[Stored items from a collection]
★ ★ ★ ★ ★ ★ ★
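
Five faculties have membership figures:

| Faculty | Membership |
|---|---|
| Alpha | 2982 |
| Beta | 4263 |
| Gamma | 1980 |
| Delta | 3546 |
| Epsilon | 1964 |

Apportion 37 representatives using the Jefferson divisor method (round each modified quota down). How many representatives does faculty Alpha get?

7

Standard divisor 14735/37 ≈ 398.243; standard quotas: Alpha 7.488, Beta 10.705, Gamma 4.972, Delta 8.904, Epsilon 4.932.
Rounding down gives 7, 10, 4, 8, 4 = 33 seats, so the divisor must be adjusted.
With modified divisor 380: modified quotas Alpha 7.847, Beta 11.218, Gamma 5.211, Delta 9.332, Epsilon 5.168.
Rounding down: Alpha 7, Beta 11, Gamma 5, Delta 9, Epsilon 5 (total 37).
Alpha receives 7.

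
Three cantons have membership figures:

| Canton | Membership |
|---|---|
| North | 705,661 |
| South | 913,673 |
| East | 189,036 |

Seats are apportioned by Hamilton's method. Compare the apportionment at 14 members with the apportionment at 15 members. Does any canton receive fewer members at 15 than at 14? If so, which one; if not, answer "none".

East

At 14 seats: North 5, South 7, East 2.
At 15 seats: North 6, South 8, East 1.
East drops from 2 to 1.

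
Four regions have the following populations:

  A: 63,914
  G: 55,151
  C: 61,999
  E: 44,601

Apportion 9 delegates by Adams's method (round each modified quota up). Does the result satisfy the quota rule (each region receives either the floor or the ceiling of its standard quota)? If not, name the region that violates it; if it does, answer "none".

none

Standard quotas: A 2.549, G 2.200, C 2.473, E 1.779.
Adams allocation: A 3, G 2, C 2, E 2.
Every allocation lies between the lower and upper quota.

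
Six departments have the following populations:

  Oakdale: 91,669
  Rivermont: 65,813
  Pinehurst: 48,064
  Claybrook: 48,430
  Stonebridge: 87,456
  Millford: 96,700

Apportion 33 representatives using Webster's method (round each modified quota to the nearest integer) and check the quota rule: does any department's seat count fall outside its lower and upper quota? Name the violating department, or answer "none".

Standard quotas: Oakdale 6.904, Rivermont 4.957, Pinehurst 3.620, Claybrook 3.648, Stonebridge 6.587, Millford 7.283.
Webster allocation: Oakdale 7, Rivermont 5, Pinehurst 4, Claybrook 4, Stonebridge 6, Millford 7.
Every allocation lies between the lower and upper quota.

none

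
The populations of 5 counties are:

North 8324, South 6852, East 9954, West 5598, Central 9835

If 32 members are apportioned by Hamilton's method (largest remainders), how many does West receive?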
★ ★ ★ ★ ★ ★ ★
### Exercise objective:
Please copy out the data above exactly.

### Written reply:
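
Five faculties have membership figures:

| Faculty | Membership |
|---|---|
| Alpha | 2982 |
| Beta | 4263 |
| Gamma | 1980 |
| Delta | 3546 |
| Epsilon | 1964 |

Apportion 37 representatives using the Jefferson divisor method (round each modified quota down). How many representatives does faculty Alpha get?

7

Standard divisor 14735/37 ≈ 398.243; standard quotas: Alpha 7.488, Beta 10.705, Gamma 4.972, Delta 8.904, Epsilon 4.932.
Rounding down gives 7, 10, 4, 8, 4 = 33 seats, so the divisor must be adjusted.
With modified divisor 380: modified quotas Alpha 7.847, Beta 11.218, Gamma 5.211, Delta 9.332, Epsilon 5.168.
Rounding down: Alpha 7, Beta 11, Gamma 5, Delta 9, Epsilon 5 (total 37).
Alpha receives 7.

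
Three cantons have membership figures:

| Canton | Membership |
|---|---|
| North | 705,661 |
| South | 913,673 |
| East | 189,036 |

Seats are apportioned by Hamilton's method. Compare the apportionment at 14 members with the apportionment at 15 members. Does any canton receive fewer members at 15 than at 14? If so, which one; if not, answer "none".

East

At 14 seats: North 5, South 7, East 2.
At 15 seats: North 6, South 8, East 1.
East drops from 2 to 1.

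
Four regions have the following populations:

  A: 63,914
  G: 55,151
  C: 61,999
  E: 44,601

Apportion 9 delegates by Adams's method (round each modified quota up). Does the result satisfy the quota rule (each region receives either the floor or the ceiling of its standard quota)? If not, name the region that violates it; if it does, answer "none".

none

Standard quotas: A 2.549, G 2.200, C 2.473, E 1.779.
Adams allocation: A 3, G 2, C 2, E 2.
Every allocation lies between the lower and upper quota.

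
Six departments have the following populations:

  Oakdale: 91,669
  Rivermont: 65,813
  Pinehurst: 48,064
  Claybrook: 48,430
  Stonebridge: 87,456
  Millford: 96,700

Apportion 33 representatives using Webster's method (round each modified quota to the nearest integer) and check the quota rule: does any department's seat count fall outside its lower and upper quota? Name the violating department, or answer "none".

Standard quotas: Oakdale 6.904, Rivermont 4.957, Pinehurst 3.620, Claybrook 3.648, Stonebridge 6.587, Millford 7.283.
Webster allocation: Oakdale 7, Rivermont 5, Pinehurst 4, Claybrook 4, Stonebridge 6, Millford 7.
Every allocation lies between the lower and upper quota.

none

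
The populations of 5 counties are:

North 8324, South 6852, East 9954, West 5598, Central 9835

If 32 members are apportioned by Hamilton's method (largest remainders), how many does West receive?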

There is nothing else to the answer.